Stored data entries

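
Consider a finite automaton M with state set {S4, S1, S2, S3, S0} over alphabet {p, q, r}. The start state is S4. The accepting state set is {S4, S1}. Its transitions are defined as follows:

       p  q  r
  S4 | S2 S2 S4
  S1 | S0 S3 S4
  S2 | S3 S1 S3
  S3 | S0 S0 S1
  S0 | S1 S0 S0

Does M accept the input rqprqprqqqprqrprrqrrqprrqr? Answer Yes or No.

start at S4
read 'r': S4 → S4
read 'q': S4 → S2
read 'p': S2 → S3
read 'r': S3 → S1
read 'q': S1 → S3
read 'p': S3 → S0
read 'r': S0 → S0
read 'q': S0 → S0
read 'q': S0 → S0
read 'q': S0 → S0
read 'p': S0 → S1
read 'r': S1 → S4
read 'q': S4 → S2
read 'r': S2 → S3
read 'p': S3 → S0
read 'r': S0 → S0
read 'r': S0 → S0
read 'q': S0 → S0
read 'r': S0 → S0
read 'r': S0 → S0
read 'q': S0 → S0
read 'p': S0 → S1
read 'r': S1 → S4
read 'r': S4 → S4
read 'q': S4 → S2
read 'r': S2 → S3
End state S3 is not accepting.

No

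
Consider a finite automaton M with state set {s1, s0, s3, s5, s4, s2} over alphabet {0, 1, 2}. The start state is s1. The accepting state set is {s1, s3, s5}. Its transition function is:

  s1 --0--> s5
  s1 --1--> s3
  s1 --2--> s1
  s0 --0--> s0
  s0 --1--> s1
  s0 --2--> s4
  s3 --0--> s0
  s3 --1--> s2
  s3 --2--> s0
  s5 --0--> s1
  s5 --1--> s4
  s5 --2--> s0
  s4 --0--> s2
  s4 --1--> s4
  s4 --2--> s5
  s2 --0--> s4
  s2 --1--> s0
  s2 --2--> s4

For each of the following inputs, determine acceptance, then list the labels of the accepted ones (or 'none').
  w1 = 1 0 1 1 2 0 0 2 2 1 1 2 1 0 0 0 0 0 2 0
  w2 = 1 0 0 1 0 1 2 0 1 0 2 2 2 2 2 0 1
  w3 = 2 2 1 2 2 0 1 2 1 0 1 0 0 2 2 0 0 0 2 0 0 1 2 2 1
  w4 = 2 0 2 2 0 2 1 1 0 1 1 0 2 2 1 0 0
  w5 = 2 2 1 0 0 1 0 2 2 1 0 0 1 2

w2, w5

w1: Trace: s1 -1-> s3 -0-> s0 -1-> s1 -1-> s3 -2-> s0 -0-> s0 -0-> s0 -2-> s4 -2-> s5 -1-> s4 -1-> s4 -2-> s5 -1-> s4 -0-> s2 -0-> s4 -0-> s2 -0-> s4 -0-> s2 -2-> s4 -0-> s2  → end s2, rejected
w2: Trace: s1 -1-> s3 -0-> s0 -0-> s0 -1-> s1 -0-> s5 -1-> s4 -2-> s5 -0-> s1 -1-> s3 -0-> s0 -2-> s4 -2-> s5 -2-> s0 -2-> s4 -2-> s5 -0-> s1 -1-> s3  → end s3, accepted
w3: Trace: s1 -2-> s1 -2-> s1 -1-> s3 -2-> s0 -2-> s4 -0-> s2 -1-> s0 -2-> s4 -1-> s4 -0-> s2 -1-> s0 -0-> s0 -0-> s0 -2-> s4 -2-> s5 -0-> s1 -0-> s5 -0-> s1 -2-> s1 -0-> s5 -0-> s1 -1-> s3 -2-> s0 -2-> s4 -1-> s4  → end s4, rejected
w4: Trace: s1 -2-> s1 -0-> s5 -2-> s0 -2-> s4 -0-> s2 -2-> s4 -1-> s4 -1-> s4 -0-> s2 -1-> s0 -1-> s1 -0-> s5 -2-> s0 -2-> s4 -1-> s4 -0-> s2 -0-> s4  → end s4, rejected
w5: Trace: s1 -2-> s1 -2-> s1 -1-> s3 -0-> s0 -0-> s0 -1-> s1 -0-> s5 -2-> s0 -2-> s4 -1-> s4 -0-> s2 -0-> s4 -1-> s4 -2-> s5  → end s5, accepted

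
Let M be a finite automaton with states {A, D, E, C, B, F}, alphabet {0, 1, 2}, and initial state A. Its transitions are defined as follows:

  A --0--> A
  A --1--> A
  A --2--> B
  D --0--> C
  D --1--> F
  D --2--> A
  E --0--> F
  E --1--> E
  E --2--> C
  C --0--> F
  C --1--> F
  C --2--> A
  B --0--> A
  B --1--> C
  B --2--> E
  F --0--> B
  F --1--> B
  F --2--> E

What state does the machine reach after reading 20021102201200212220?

A

A → B → A → A → B → C → F → B → E → C → F → B → E → F → B → E → E → C → A → B → A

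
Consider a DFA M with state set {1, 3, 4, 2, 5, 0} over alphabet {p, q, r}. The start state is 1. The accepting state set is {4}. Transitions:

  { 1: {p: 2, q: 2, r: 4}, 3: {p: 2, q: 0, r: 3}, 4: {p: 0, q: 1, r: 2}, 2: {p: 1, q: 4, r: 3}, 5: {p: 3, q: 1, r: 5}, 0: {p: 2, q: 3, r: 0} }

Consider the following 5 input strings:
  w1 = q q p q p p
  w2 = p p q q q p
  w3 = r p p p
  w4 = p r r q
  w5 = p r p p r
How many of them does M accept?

1

w1:
  start at 1
  read 'q': 1 → 2
  read 'q': 2 → 4
  read 'p': 4 → 0
  read 'q': 0 → 3
  read 'p': 3 → 2
  read 'p': 2 → 1
  end 1, rejected
w2:
  start at 1
  read 'p': 1 → 2
  read 'p': 2 → 1
  read 'q': 1 → 2
  read 'q': 2 → 4
  read 'q': 4 → 1
  read 'p': 1 → 2
  end 2, rejected
w3:
  start at 1
  read 'r': 1 → 4
  read 'p': 4 → 0
  read 'p': 0 → 2
  read 'p': 2 → 1
  end 1, rejected
w4:
  start at 1
  read 'p': 1 → 2
  read 'r': 2 → 3
  read 'r': 3 → 3
  read 'q': 3 → 0
  end 0, rejected
w5:
  start at 1
  read 'p': 1 → 2
  read 'r': 2 → 3
  read 'p': 3 → 2
  read 'p': 2 → 1
  read 'r': 1 → 4
  end 4, accepted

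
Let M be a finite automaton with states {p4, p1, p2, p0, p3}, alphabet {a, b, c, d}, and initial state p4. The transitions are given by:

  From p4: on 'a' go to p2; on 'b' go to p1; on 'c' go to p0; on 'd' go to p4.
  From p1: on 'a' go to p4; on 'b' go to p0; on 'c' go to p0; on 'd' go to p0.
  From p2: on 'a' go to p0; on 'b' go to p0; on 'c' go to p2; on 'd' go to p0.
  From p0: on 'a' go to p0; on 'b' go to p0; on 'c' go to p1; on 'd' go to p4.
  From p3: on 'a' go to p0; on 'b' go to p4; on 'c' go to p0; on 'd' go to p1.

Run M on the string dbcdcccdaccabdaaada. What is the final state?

p2

Trace: p4 -d-> p4 -b-> p1 -c-> p0 -d-> p4 -c-> p0 -c-> p1 -c-> p0 -d-> p4 -a-> p2 -c-> p2 -c-> p2 -a-> p0 -b-> p0 -d-> p4 -a-> p2 -a-> p0 -a-> p0 -d-> p4 -a-> p2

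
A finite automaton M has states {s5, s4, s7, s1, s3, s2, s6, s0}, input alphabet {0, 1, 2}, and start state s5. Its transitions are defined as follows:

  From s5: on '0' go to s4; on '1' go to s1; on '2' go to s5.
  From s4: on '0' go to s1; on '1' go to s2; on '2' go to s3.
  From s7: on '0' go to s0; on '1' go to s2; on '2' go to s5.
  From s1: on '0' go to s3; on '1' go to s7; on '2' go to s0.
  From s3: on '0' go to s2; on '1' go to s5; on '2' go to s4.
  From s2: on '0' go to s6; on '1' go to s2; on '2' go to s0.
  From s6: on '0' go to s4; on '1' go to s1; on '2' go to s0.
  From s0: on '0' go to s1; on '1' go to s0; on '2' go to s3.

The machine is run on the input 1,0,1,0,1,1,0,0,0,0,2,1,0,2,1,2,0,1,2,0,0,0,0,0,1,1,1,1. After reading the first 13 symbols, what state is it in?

s6

Trace: s5 -1-> s1 -0-> s3 -1-> s5 -0-> s4 -1-> s2 -1-> s2 -0-> s6 -0-> s4 -0-> s1 -0-> s3 -2-> s4 -1-> s2 -0-> s6
After 13 symbols: s6.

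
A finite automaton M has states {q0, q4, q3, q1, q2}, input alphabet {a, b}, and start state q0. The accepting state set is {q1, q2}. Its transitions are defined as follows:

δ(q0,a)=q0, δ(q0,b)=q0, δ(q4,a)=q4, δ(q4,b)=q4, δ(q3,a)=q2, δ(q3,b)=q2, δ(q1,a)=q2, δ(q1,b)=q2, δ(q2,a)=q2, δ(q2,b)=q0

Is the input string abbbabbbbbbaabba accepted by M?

No

Trace: q0 -a-> q0 -b-> q0 -b-> q0 -b-> q0 -a-> q0 -b-> q0 -b-> q0 -b-> q0 -b-> q0 -b-> q0 -b-> q0 -a-> q0 -a-> q0 -b-> q0 -b-> q0 -a-> q0
End state q0 is not accepting.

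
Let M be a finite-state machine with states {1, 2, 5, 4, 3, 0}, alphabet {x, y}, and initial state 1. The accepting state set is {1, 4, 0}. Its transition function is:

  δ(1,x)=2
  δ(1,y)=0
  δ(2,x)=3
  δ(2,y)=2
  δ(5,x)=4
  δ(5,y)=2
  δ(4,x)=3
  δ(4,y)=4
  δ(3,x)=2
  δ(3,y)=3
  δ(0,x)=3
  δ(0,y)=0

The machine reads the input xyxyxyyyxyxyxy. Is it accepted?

No

1 → 2 → 2 → 3 → 3 → 2 → 2 → 2 → 2 → 3 → 3 → 2 → 2 → 3 → 3
End state 3 is not accepting.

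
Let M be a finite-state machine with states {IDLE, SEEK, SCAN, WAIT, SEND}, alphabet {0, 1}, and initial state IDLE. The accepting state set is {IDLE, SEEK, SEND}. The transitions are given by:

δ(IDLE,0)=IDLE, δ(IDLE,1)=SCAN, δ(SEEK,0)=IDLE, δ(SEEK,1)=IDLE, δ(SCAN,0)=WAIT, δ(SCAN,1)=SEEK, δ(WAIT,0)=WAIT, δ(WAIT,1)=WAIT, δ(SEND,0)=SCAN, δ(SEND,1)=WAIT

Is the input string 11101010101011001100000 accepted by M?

No

IDLE → SCAN → SEEK → IDLE → IDLE → SCAN → WAIT → WAIT → WAIT → WAIT → WAIT → WAIT → WAIT → WAIT → WAIT → WAIT → WAIT → WAIT → WAIT → WAIT → WAIT → WAIT → WAIT → WAIT
End state WAIT is not accepting.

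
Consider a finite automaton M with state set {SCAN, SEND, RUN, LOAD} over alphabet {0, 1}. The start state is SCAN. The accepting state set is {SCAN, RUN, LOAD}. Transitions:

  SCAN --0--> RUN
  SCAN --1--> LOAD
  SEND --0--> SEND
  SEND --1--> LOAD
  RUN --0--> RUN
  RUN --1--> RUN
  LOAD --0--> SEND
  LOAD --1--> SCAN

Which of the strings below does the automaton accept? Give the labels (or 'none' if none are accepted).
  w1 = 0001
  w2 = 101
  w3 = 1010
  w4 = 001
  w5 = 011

w1, w2, w4, w5

w1: Trace: SCAN -0-> RUN -0-> RUN -0-> RUN -1-> RUN  → end RUN, accepted
w2: Trace: SCAN -1-> LOAD -0-> SEND -1-> LOAD  → end LOAD, accepted
w3: Trace: SCAN -1-> LOAD -0-> SEND -1-> LOAD -0-> SEND  → end SEND, rejected
w4: Trace: SCAN -0-> RUN -0-> RUN -1-> RUN  → end RUN, accepted
w5: Trace: SCAN -0-> RUN -1-> RUN -1-> RUN  → end RUN, accepted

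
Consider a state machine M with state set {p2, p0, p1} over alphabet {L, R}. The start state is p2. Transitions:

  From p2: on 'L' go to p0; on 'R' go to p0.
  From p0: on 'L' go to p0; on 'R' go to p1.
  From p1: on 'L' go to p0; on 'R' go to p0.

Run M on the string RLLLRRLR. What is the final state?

p1

Trace: p2 -R-> p0 -L-> p0 -L-> p0 -L-> p0 -R-> p1 -R-> p0 -L-> p0 -R-> p1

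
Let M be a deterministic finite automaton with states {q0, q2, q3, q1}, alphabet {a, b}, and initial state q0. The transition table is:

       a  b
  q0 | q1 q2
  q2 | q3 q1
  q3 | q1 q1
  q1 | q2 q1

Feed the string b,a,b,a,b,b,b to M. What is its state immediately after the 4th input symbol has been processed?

q2

start at q0
read 'b': q0 → q2
read 'a': q2 → q3
read 'b': q3 → q1
read 'a': q1 → q2
After 4 symbols: q2.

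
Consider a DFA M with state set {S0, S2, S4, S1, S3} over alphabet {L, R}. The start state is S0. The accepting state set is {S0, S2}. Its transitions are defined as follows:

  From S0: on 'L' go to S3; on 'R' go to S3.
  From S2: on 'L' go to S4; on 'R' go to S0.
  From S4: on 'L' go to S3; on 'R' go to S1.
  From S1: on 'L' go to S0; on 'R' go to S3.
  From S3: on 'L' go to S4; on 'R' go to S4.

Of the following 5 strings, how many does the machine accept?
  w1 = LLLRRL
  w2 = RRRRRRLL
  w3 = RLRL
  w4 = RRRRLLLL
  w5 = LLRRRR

2

w1:
  start at S0
  read 'L': S0 → S3
  read 'L': S3 → S4
  read 'L': S4 → S3
  read 'R': S3 → S4
  read 'R': S4 → S1
  read 'L': S1 → S0
  end S0, accepted
w2:
  start at S0
  read 'R': S0 → S3
  read 'R': S3 → S4
  read 'R': S4 → S1
  read 'R': S1 → S3
  read 'R': S3 → S4
  read 'R': S4 → S1
  read 'L': S1 → S0
  read 'L': S0 → S3
  end S3, rejected
w3:
  start at S0
  read 'R': S0 → S3
  read 'L': S3 → S4
  read 'R': S4 → S1
  read 'L': S1 → S0
  end S0, accepted
w4:
  start at S0
  read 'R': S0 → S3
  read 'R': S3 → S4
  read 'R': S4 → S1
  read 'R': S1 → S3
  read 'L': S3 → S4
  read 'L': S4 → S3
  read 'L': S3 → S4
  read 'L': S4 → S3
  end S3, rejected
w5:
  start at S0
  read 'L': S0 → S3
  read 'L': S3 → S4
  read 'R': S4 → S1
  read 'R': S1 → S3
  read 'R': S3 → S4
  read 'R': S4 → S1
  end S1, rejected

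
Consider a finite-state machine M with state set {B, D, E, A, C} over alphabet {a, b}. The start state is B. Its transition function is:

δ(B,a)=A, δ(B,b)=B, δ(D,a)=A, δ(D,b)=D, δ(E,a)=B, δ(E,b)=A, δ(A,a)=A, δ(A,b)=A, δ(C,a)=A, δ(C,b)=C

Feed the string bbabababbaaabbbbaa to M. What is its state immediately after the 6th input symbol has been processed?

A

B → B → B → A → A → A → A
After 6 symbols: A.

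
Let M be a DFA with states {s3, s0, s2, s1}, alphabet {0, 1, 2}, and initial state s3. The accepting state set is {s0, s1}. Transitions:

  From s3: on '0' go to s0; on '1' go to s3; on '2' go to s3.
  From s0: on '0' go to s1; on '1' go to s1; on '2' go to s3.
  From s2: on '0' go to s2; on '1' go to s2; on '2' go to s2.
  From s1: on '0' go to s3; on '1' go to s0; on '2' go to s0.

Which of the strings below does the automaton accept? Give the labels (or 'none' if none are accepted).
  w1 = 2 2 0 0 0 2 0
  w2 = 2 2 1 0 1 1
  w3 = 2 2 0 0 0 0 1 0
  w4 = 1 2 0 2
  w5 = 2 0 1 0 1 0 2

w1:
  start at s3
  read '2': s3 → s3
  read '2': s3 → s3
  read '0': s3 → s0
  read '0': s0 → s1
  read '0': s1 → s3
  read '2': s3 → s3
  read '0': s3 → s0
  end s0, accepted
w2:
  start at s3
  read '2': s3 → s3
  read '2': s3 → s3
  read '1': s3 → s3
  read '0': s3 → s0
  read '1': s0 → s1
  read '1': s1 → s0
  end s0, accepted
w3:
  start at s3
  read '2': s3 → s3
  read '2': s3 → s3
  read '0': s3 → s0
  read '0': s0 → s1
  read '0': s1 → s3
  read '0': s3 → s0
  read '1': s0 → s1
  read '0': s1 → s3
  end s3, rejected
w4:
  start at s3
  read '1': s3 → s3
  read '2': s3 → s3
  read '0': s3 → s0
  read '2': s0 → s3
  end s3, rejected
w5:
  start at s3
  read '2': s3 → s3
  read '0': s3 → s0
  read '1': s0 → s1
  read '0': s1 → s3
  read '1': s3 → s3
  read '0': s3 → s0
  read '2': s0 → s3
  end s3, rejected

w1, w2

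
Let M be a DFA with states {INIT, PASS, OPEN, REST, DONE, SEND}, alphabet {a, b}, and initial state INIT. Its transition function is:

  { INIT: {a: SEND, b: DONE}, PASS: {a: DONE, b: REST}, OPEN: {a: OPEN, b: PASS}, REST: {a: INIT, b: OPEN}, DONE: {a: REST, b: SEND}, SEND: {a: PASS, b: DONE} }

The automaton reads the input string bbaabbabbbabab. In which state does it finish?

OPEN

start at INIT
read 'b': INIT → DONE
read 'b': DONE → SEND
read 'a': SEND → PASS
read 'a': PASS → DONE
read 'b': DONE → SEND
read 'b': SEND → DONE
read 'a': DONE → REST
read 'b': REST → OPEN
read 'b': OPEN → PASS
read 'b': PASS → REST
read 'a': REST → INIT
read 'b': INIT → DONE
read 'a': DONE → REST
read 'b': REST → OPEN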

What you will do:
Look above for the line holding "s4 --1--> s4". Print it and every line after it, exactly, through the line holding "Consider the following".

Task answer:
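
  s4 --1--> s4
  s4 --2--> s5
  s2 --0--> s4
  s2 --1--> s0
  s2 --2--> s4

For each of the following inputs, determine acceptance, then list the labels of the accepted ones (or 'none').
  w1 = 1 0 1 1 2 0 0 2 2 1 1 2 1 0 0 0 0 0 2 0
  w2 = 1 0 0 1 0 1 2 0 1 0 2 2 2 2 2 0 1
  w3 = 2 2 1 2 2 0 1 2 1 0 1 0 0 2 2 0 0 0 2 0 0 1 2 2 1
  w4 = 2 0 2 2 0 2 1 1 0 1 1 0 2 2 1 0 0
  w5 = 2 2 1 0 0 1 0 2 2 1 0 0 1 2

w2, w5

w1: Trace: s1 -1-> s3 -0-> s0 -1-> s1 -1-> s3 -2-> s0 -0-> s0 -0-> s0 -2-> s4 -2-> s5 -1-> s4 -1-> s4 -2-> s5 -1-> s4 -0-> s2 -0-> s4 -0-> s2 -0-> s4 -0-> s2 -2-> s4 -0-> s2  → end s2, rejected
w2: Trace: s1 -1-> s3 -0-> s0 -0-> s0 -1-> s1 -0-> s5 -1-> s4 -2-> s5 -0-> s1 -1-> s3 -0-> s0 -2-> s4 -2-> s5 -2-> s0 -2-> s4 -2-> s5 -0-> s1 -1-> s3  → end s3, accepted
w3: Trace: s1 -2-> s1 -2-> s1 -1-> s3 -2-> s0 -2-> s4 -0-> s2 -1-> s0 -2-> s4 -1-> s4 -0-> s2 -1-> s0 -0-> s0 -0-> s0 -2-> s4 -2-> s5 -0-> s1 -0-> s5 -0-> s1 -2-> s1 -0-> s5 -0-> s1 -1-> s3 -2-> s0 -2-> s4 -1-> s4  → end s4, rejected
w4: Trace: s1 -2-> s1 -0-> s5 -2-> s0 -2-> s4 -0-> s2 -2-> s4 -1-> s4 -1-> s4 -0-> s2 -1-> s0 -1-> s1 -0-> s5 -2-> s0 -2-> s4 -1-> s4 -0-> s2 -0-> s4  → end s4, rejected
w5: Trace: s1 -2-> s1 -2-> s1 -1-> s3 -0-> s0 -0-> s0 -1-> s1 -0-> s5 -2-> s0 -2-> s4 -1-> s4 -0-> s2 -0-> s4 -1-> s4 -2-> s5  → end s5, accepted

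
Let M be a finite automaton with states {A, D, E, C, B, F}, alphabet {0, 1, 2}, and initial state A. Its transitions are defined as follows:

  A --0--> A
  A --1--> A
  A --2--> B
  D --0--> C
  D --1--> F
  D --2--> A
  E --0--> F
  E --1--> E
  E --2--> C
  C --0--> F
  C --1--> F
  C --2--> A
  B --0--> A
  B --1--> C
  B --2--> E
  F --0--> B
  F --1--> B
  F --2--> E

What state does the machine reach after reading 20021102201200212220?

A

A → B → A → A → B → C → F → B → E → C → F → B → E → F → B → E → E → C → A → B → A

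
Consider a DFA M with state set {1, 3, 4, 2, 5, 0} over alphabet {p, q, r}. The start state is 1. The accepting state set is {4}. Transitions:

  { 1: {p: 2, q: 2, r: 4}, 3: {p: 2, q: 0, r: 3}, 4: {p: 0, q: 1, r: 2}, 2: {p: 1, q: 4, r: 3}, 5: {p: 3, q: 1, r: 5}, 0: {p: 2, q: 3, r: 0} }

Consider the following 5 input strings: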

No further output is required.